Work order
When copying the data, keep every line exactly the same.

(Stored data entries)
- - - - - - -

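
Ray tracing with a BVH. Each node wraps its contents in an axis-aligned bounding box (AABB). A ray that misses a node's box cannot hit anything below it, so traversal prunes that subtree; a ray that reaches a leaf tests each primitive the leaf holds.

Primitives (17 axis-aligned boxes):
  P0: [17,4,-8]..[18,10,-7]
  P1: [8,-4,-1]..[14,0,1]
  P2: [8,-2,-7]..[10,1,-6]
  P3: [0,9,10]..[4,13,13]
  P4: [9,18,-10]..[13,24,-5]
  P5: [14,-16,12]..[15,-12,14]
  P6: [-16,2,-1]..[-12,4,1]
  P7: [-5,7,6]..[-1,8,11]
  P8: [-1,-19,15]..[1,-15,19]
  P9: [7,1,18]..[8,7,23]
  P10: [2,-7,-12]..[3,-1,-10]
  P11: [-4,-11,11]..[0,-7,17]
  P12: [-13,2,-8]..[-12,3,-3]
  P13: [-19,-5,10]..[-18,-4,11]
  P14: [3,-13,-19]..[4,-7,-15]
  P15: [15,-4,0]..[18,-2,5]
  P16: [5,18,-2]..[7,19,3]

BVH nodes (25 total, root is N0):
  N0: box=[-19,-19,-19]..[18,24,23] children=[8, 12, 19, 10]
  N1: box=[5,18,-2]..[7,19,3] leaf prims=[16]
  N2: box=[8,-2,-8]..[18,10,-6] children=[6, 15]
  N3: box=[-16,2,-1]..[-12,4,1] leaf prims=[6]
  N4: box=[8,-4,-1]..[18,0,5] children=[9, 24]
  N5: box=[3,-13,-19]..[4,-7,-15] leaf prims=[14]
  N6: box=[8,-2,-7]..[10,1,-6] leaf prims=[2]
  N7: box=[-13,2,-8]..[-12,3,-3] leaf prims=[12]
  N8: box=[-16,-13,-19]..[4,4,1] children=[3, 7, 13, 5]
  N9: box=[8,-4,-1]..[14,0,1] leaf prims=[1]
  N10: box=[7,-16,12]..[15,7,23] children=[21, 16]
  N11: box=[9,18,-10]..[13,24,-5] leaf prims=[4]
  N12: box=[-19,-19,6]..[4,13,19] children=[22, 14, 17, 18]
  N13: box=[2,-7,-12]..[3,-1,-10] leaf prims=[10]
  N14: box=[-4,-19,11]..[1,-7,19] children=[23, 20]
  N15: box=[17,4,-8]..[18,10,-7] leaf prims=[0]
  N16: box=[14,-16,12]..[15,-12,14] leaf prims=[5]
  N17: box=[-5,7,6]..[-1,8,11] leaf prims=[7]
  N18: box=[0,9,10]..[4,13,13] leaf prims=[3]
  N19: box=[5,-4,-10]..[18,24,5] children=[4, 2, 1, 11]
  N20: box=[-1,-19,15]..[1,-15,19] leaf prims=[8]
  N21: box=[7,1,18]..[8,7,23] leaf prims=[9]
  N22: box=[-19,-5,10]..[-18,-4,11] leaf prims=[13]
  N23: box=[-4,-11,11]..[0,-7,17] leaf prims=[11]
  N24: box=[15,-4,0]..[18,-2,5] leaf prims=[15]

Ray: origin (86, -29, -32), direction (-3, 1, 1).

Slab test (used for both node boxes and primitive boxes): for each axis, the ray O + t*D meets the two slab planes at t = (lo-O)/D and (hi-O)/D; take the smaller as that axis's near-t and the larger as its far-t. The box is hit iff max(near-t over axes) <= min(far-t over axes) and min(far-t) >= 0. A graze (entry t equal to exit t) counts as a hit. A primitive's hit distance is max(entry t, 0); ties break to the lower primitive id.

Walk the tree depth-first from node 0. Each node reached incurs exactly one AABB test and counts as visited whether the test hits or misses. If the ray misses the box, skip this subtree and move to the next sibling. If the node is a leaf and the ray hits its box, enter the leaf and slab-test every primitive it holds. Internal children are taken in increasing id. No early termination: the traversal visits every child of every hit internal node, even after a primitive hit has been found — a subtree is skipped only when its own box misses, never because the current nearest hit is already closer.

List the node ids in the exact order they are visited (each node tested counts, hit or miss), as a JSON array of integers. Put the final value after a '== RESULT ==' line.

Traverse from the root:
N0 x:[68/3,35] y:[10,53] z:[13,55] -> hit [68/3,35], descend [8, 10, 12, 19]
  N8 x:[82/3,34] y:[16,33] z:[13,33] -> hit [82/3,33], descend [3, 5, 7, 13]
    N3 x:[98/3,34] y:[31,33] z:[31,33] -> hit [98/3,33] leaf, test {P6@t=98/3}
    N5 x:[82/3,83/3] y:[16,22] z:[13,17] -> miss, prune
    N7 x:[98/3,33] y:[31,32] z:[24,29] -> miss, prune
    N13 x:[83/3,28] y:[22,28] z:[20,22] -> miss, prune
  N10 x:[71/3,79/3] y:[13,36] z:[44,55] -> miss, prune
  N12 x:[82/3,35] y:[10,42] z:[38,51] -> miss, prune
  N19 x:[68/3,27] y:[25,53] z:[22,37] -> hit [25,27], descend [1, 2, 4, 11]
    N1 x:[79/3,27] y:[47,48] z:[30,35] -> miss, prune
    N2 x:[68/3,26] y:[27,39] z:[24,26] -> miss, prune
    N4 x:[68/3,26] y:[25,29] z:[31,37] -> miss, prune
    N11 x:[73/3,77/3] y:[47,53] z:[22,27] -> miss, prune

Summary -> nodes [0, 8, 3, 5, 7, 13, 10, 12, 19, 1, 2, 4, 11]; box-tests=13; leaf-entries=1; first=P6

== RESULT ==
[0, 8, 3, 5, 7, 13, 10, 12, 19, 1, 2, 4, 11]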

- - - - - - -

Expected answer
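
Ray tracing with a BVH. Each node wraps its contents in an axis-aligned bounding box (AABB). A ray that misses a node's box cannot hit anything below it, so traversal prunes that subtree; a ray that reaches a leaf tests each primitive the leaf holds.

Primitives (17 axis-aligned boxes):
  P0: [17,4,-8]..[18,10,-7]
  P1: [8,-4,-1]..[14,0,1]
  P2: [8,-2,-7]..[10,1,-6]
  P3: [0,9,10]..[4,13,13]
  P4: [9,18,-10]..[13,24,-5]
  P5: [14,-16,12]..[15,-12,14]
  P6: [-16,2,-1]..[-12,4,1]
  P7: [-5,7,6]..[-1,8,11]
  P8: [-1,-19,15]..[1,-15,19]
  P9: [7,1,18]..[8,7,23]
  P10: [2,-7,-12]..[3,-1,-10]
  P11: [-4,-11,11]..[0,-7,17]
  P12: [-13,2,-8]..[-12,3,-3]
  P13: [-19,-5,10]..[-18,-4,11]
  P14: [3,-13,-19]..[4,-7,-15]
  P15: [15,-4,0]..[18,-2,5]
  P16: [5,18,-2]..[7,19,3]

BVH nodes (25 total, root is N0):
  N0: box=[-19,-19,-19]..[18,24,23] children=[8, 12, 19, 10]
  N1: box=[5,18,-2]..[7,19,3] leaf prims=[16]
  N2: box=[8,-2,-8]..[18,10,-6] children=[6, 15]
  N3: box=[-16,2,-1]..[-12,4,1] leaf prims=[6]
  N4: box=[8,-4,-1]..[18,0,5] children=[9, 24]
  N5: box=[3,-13,-19]..[4,-7,-15] leaf prims=[14]
  N6: box=[8,-2,-7]..[10,1,-6] leaf prims=[2]
  N7: box=[-13,2,-8]..[-12,3,-3] leaf prims=[12]
  N8: box=[-16,-13,-19]..[4,4,1] children=[3, 7, 13, 5]
  N9: box=[8,-4,-1]..[14,0,1] leaf prims=[1]
  N10: box=[7,-16,12]..[15,7,23] children=[21, 16]
  N11: box=[9,18,-10]..[13,24,-5] leaf prims=[4]
  N12: box=[-19,-19,6]..[4,13,19] children=[22, 14, 17, 18]
  N13: box=[2,-7,-12]..[3,-1,-10] leaf prims=[10]
  N14: box=[-4,-19,11]..[1,-7,19] children=[23, 20]
  N15: box=[17,4,-8]..[18,10,-7] leaf prims=[0]
  N16: box=[14,-16,12]..[15,-12,14] leaf prims=[5]
  N17: box=[-5,7,6]..[-1,8,11] leaf prims=[7]
  N18: box=[0,9,10]..[4,13,13] leaf prims=[3]
  N19: box=[5,-4,-10]..[18,24,5] children=[4, 2, 1, 11]
  N20: box=[-1,-19,15]..[1,-15,19] leaf prims=[8]
  N21: box=[7,1,18]..[8,7,23] leaf prims=[9]
  N22: box=[-19,-5,10]..[-18,-4,11] leaf prims=[13]
  N23: box=[-4,-11,11]..[0,-7,17] leaf prims=[11]
  N24: box=[15,-4,0]..[18,-2,5] leaf prims=[15]

Ray: origin (86, -29, -32), direction (-3, 1, 1).

Slab test (used for both node boxes and primitive boxes): for each axis, the ray O + t*D meets the two slab planes at t = (lo-O)/D and (hi-O)/D; take the smaller as that axis's near-t and the larger as its far-t. The box is hit iff max(near-t over axes) <= min(far-t over axes) and min(far-t) >= 0. A graze (entry t equal to exit t) counts as a hit. A primitive's hit distance is max(entry t, 0); ties break to the lower primitive id.

Walk the tree depth-first from node 0. Each node reached incurs exactly one AABB test and counts as visited whether the test hits or misses. If the ray misses the box, skip this subtree and move to the next sibling. If the node is a leaf and the ray hits its box, enter the leaf and slab-test every primitive it holds. Internal children are taken in increasing id. No early termination: the traversal visits every child of every hit internal node, even after a primitive hit has been found — a subtree is skipped only when its own box misses, never because the current nearest hit is already closer.

List the node ids in the exact order they are visited (each node tested counts, hit or miss), as a JSON array of integers. Put the final value after a '== RESULT ==' line.

Traverse from the root:
N0 x:[68/3,35] y:[10,53] z:[13,55] -> hit [68/3,35], descend [8, 10, 12, 19]
  N8 x:[82/3,34] y:[16,33] z:[13,33] -> hit [82/3,33], descend [3, 5, 7, 13]
    N3 x:[98/3,34] y:[31,33] z:[31,33] -> hit [98/3,33] leaf, test {P6@t=98/3}
    N5 x:[82/3,83/3] y:[16,22] z:[13,17] -> miss, prune
    N7 x:[98/3,33] y:[31,32] z:[24,29] -> miss, prune
    N13 x:[83/3,28] y:[22,28] z:[20,22] -> miss, prune
  N10 x:[71/3,79/3] y:[13,36] z:[44,55] -> miss, prune
  N12 x:[82/3,35] y:[10,42] z:[38,51] -> miss, prune
  N19 x:[68/3,27] y:[25,53] z:[22,37] -> hit [25,27], descend [1, 2, 4, 11]
    N1 x:[79/3,27] y:[47,48] z:[30,35] -> miss, prune
    N2 x:[68/3,26] y:[27,39] z:[24,26] -> miss, prune
    N4 x:[68/3,26] y:[25,29] z:[31,37] -> miss, prune
    N11 x:[73/3,77/3] y:[47,53] z:[22,27] -> miss, prune

Summary -> nodes [0, 8, 3, 5, 7, 13, 10, 12, 19, 1, 2, 4, 11]; box-tests=13; leaf-entries=1; first=P6

== RESULT ==
[0, 8, 3, 5, 7, 13, 10, 12, 19, 1, 2, 4, 11]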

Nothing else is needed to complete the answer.